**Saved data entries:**
════════════════════

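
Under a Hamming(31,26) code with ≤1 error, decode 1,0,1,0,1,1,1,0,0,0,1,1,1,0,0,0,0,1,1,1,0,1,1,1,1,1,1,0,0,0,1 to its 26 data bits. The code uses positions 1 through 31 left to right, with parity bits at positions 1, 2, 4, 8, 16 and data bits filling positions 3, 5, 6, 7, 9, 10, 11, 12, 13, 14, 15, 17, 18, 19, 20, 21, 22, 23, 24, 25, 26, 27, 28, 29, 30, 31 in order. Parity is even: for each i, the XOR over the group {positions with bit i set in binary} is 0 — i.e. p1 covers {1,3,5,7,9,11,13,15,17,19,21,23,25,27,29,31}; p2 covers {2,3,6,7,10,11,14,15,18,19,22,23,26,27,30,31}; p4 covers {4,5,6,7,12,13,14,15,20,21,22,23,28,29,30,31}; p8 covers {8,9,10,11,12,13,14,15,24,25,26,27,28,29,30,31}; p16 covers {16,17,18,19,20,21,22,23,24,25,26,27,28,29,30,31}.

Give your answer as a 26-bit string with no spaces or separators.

11100011100011101111110001

s1 (pos 1,3,5,7,9,11,13,15,17,19,21,23,25,27,29,31): 1⊕1⊕1⊕1⊕0⊕1⊕1⊕0⊕0⊕1⊕0⊕1⊕1⊕1⊕0⊕1 = 1
s2 (pos 2,3,6,7,10,11,14,15,18,19,22,23,26,27,30,31): 0⊕1⊕1⊕1⊕0⊕1⊕0⊕0⊕1⊕1⊕1⊕1⊕1⊕1⊕0⊕1 = 1
s4 (pos 4,5,6,7,12,13,14,15,20,21,22,23,28,29,30,31): 0⊕1⊕1⊕1⊕1⊕1⊕0⊕0⊕1⊕0⊕1⊕1⊕0⊕0⊕0⊕1 = 1
s8 (pos 8,9,10,11,12,13,14,15,24,25,26,27,28,29,30,31): 0⊕0⊕0⊕1⊕1⊕1⊕0⊕0⊕1⊕1⊕1⊕1⊕0⊕0⊕0⊕1 = 0
s16 (pos 16,17,18,19,20,21,22,23,24,25,26,27,28,29,30,31): 0⊕0⊕1⊕1⊕1⊕0⊕1⊕1⊕1⊕1⊕1⊕1⊕0⊕0⊕0⊕1 = 0
Syndrome s16…s1 = 00111 → error at position 7.
Flip position 7: 1010111000111000011101111110001 → 1010110000111000011101111110001
Read data bits from positions 3,5,6,7,9,10,11,12,13,14,15,17,18,19,20,21,22,23,24,25,26,27,28,29,30,31: 11100011100011101111110001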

════════════════════

All records shown above are to be reproduced without any alteration.

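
Under a Hamming(31,26) code with ≤1 error, decode 1,0,1,0,1,1,1,0,0,0,1,1,1,0,0,0,0,1,1,1,0,1,1,1,1,1,1,0,0,0,1 to its 26 data bits. The code uses positions 1 through 31 left to right, with parity bits at positions 1, 2, 4, 8, 16 and data bits filling positions 3, 5, 6, 7, 9, 10, 11, 12, 13, 14, 15, 17, 18, 19, 20, 21, 22, 23, 24, 25, 26, 27, 28, 29, 30, 31 in order. Parity is even: for each i, the XOR over the group {positions with bit i set in binary} is 0 — i.e. p1 covers {1,3,5,7,9,11,13,15,17,19,21,23,25,27,29,31}; p2 covers {2,3,6,7,10,11,14,15,18,19,22,23,26,27,30,31}; p4 covers {4,5,6,7,12,13,14,15,20,21,22,23,28,29,30,31}; p8 covers {8,9,10,11,12,13,14,15,24,25,26,27,28,29,30,31}; p16 covers {16,17,18,19,20,21,22,23,24,25,26,27,28,29,30,31}.

Give your answer as a 26-bit string with no spaces or separators.

11100011100011101111110001

s1 (pos 1,3,5,7,9,11,13,15,17,19,21,23,25,27,29,31): 1⊕1⊕1⊕1⊕0⊕1⊕1⊕0⊕0⊕1⊕0⊕1⊕1⊕1⊕0⊕1 = 1
s2 (pos 2,3,6,7,10,11,14,15,18,19,22,23,26,27,30,31): 0⊕1⊕1⊕1⊕0⊕1⊕0⊕0⊕1⊕1⊕1⊕1⊕1⊕1⊕0⊕1 = 1
s4 (pos 4,5,6,7,12,13,14,15,20,21,22,23,28,29,30,31): 0⊕1⊕1⊕1⊕1⊕1⊕0⊕0⊕1⊕0⊕1⊕1⊕0⊕0⊕0⊕1 = 1
s8 (pos 8,9,10,11,12,13,14,15,24,25,26,27,28,29,30,31): 0⊕0⊕0⊕1⊕1⊕1⊕0⊕0⊕1⊕1⊕1⊕1⊕0⊕0⊕0⊕1 = 0
s16 (pos 16,17,18,19,20,21,22,23,24,25,26,27,28,29,30,31): 0⊕0⊕1⊕1⊕1⊕0⊕1⊕1⊕1⊕1⊕1⊕1⊕0⊕0⊕0⊕1 = 0
Syndrome s16…s1 = 00111 → error at position 7.
Flip position 7: 1010111000111000011101111110001 → 1010110000111000011101111110001
Read data bits from positions 3,5,6,7,9,10,11,12,13,14,15,17,18,19,20,21,22,23,24,25,26,27,28,29,30,31: 11100011100011101111110001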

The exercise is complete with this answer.